╭─ Available records
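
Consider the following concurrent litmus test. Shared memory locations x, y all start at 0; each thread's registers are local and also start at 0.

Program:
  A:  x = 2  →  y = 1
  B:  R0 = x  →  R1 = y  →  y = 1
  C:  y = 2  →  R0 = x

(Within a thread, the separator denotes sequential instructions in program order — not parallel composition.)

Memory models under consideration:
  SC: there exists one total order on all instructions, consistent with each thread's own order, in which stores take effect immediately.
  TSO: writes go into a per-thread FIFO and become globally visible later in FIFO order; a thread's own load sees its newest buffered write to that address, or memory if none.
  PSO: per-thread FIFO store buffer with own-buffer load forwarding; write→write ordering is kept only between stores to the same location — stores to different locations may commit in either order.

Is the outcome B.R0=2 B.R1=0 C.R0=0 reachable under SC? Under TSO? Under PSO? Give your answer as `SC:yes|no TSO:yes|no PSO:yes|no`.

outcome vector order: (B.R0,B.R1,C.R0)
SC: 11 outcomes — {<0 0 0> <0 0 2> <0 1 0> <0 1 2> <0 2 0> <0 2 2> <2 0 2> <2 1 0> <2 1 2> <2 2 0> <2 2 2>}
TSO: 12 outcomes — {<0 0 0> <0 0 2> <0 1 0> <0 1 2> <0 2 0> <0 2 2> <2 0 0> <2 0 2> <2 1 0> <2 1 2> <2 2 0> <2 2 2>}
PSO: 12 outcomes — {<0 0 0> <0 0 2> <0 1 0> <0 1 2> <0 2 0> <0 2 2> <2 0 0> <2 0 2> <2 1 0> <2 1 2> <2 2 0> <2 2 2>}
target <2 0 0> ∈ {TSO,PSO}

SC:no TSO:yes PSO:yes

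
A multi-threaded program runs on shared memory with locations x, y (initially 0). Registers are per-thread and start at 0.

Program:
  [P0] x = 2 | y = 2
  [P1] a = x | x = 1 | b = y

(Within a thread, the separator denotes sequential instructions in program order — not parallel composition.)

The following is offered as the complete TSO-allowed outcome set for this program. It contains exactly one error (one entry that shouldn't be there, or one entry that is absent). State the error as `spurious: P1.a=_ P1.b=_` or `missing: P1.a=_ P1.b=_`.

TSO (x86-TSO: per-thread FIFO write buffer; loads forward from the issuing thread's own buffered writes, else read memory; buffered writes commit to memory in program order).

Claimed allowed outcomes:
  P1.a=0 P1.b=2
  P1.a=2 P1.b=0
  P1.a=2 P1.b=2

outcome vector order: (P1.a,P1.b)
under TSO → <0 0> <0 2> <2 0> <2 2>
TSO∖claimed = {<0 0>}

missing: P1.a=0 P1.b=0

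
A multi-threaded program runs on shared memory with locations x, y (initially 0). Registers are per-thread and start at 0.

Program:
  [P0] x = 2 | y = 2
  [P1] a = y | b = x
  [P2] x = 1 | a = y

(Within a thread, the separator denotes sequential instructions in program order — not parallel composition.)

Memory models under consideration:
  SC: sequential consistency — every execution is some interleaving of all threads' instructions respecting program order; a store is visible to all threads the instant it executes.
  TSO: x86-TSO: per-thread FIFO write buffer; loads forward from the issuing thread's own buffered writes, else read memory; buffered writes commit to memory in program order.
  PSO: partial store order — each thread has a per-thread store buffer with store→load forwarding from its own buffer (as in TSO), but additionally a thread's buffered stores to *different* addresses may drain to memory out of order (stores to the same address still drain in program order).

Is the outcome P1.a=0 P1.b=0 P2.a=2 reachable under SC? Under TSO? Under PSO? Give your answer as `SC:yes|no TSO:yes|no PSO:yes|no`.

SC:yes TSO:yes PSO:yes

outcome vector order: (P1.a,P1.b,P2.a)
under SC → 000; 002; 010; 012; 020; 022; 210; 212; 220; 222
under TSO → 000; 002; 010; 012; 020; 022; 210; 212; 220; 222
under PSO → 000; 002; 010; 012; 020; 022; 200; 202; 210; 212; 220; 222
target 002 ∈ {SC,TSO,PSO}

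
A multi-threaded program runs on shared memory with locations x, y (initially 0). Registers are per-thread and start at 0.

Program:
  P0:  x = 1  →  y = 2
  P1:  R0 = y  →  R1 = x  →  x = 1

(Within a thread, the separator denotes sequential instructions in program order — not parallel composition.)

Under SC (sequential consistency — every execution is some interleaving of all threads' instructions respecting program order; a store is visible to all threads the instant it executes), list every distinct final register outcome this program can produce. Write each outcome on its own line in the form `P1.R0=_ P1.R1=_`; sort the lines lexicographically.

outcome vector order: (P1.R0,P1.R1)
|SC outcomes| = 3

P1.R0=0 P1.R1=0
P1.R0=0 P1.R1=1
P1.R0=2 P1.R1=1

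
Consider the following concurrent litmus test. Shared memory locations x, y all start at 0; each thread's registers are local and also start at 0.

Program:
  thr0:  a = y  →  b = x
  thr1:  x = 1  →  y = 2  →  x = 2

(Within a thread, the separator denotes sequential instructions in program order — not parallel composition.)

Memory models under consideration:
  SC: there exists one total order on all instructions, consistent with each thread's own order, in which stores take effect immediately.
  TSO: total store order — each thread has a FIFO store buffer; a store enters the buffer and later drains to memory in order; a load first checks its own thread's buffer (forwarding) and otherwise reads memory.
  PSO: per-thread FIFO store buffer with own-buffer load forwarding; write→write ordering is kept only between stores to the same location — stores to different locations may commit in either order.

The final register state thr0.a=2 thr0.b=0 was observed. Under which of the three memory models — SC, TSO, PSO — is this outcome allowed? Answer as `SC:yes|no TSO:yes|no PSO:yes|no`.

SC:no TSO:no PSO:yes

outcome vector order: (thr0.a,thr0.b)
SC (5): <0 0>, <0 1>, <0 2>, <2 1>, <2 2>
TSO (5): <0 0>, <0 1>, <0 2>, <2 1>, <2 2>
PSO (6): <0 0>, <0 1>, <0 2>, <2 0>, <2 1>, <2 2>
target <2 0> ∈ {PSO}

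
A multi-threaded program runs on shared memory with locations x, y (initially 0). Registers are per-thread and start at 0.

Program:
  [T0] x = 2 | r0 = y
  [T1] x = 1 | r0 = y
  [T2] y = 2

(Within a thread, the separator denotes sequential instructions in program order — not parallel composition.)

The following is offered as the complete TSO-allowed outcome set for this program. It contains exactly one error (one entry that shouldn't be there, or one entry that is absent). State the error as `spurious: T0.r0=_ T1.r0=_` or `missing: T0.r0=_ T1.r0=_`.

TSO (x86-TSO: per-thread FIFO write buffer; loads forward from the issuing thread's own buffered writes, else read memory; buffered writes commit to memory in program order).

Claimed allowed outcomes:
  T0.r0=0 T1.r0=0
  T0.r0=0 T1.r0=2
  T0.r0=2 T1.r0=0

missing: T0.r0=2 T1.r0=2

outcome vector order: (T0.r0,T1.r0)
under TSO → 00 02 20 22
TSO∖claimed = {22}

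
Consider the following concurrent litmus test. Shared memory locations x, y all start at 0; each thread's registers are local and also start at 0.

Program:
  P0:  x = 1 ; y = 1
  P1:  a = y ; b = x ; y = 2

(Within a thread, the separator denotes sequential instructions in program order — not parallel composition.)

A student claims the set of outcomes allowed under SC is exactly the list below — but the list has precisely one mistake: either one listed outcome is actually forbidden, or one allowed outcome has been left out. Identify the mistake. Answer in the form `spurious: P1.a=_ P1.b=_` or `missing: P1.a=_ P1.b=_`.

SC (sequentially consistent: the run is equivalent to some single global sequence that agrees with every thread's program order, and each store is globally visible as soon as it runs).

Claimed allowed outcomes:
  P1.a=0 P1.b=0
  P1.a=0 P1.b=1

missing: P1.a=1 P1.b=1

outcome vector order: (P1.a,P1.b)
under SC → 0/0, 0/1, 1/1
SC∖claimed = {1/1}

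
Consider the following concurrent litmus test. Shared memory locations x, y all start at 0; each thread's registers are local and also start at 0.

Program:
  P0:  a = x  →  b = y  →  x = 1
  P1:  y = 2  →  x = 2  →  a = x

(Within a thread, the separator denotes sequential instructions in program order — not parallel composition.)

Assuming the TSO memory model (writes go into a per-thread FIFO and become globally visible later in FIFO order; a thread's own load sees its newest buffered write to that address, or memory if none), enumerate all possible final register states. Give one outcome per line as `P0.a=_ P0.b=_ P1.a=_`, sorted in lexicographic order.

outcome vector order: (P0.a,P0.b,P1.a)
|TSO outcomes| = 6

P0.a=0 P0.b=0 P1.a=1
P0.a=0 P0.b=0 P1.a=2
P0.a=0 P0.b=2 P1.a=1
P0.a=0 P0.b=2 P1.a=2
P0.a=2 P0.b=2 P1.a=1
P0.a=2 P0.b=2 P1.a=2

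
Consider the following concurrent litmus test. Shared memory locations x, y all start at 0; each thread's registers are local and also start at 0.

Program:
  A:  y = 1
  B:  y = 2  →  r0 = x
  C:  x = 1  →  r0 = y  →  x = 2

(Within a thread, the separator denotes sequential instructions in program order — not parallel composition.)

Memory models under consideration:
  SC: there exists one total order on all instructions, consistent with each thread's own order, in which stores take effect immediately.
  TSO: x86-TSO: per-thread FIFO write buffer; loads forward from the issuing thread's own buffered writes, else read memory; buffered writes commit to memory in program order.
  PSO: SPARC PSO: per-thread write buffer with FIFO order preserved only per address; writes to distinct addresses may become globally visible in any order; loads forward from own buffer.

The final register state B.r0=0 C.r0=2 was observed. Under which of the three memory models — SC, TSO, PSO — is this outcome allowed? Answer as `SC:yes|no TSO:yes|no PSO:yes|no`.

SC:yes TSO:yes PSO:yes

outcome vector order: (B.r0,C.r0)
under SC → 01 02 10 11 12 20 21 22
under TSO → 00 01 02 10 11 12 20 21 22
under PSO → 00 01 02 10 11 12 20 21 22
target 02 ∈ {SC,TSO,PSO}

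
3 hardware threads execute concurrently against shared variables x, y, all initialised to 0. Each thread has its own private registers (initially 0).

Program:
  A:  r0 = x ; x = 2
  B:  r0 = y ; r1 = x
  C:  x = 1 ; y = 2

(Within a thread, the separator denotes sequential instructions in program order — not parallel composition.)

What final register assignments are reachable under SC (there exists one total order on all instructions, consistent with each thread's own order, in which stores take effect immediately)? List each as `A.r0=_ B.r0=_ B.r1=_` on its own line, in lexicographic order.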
╰─
### Exercise:
The lines you return should be those above that contain the word "complete", every one of them.

### Exercise answer:
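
The following is offered as the complete TSO-allowed outcome set for this program. It contains exactly one error (one entry that shouldn't be there, or one entry that is absent). State the error as `spurious: P1.a=_ P1.b=_` or `missing: P1.a=_ P1.b=_`.
The following is offered as the complete TSO-allowed outcome set for this program. It contains exactly one error (one entry that shouldn't be there, or one entry that is absent). State the error as `spurious: T0.r0=_ T1.r0=_` or `missing: T0.r0=_ T1.r0=_`.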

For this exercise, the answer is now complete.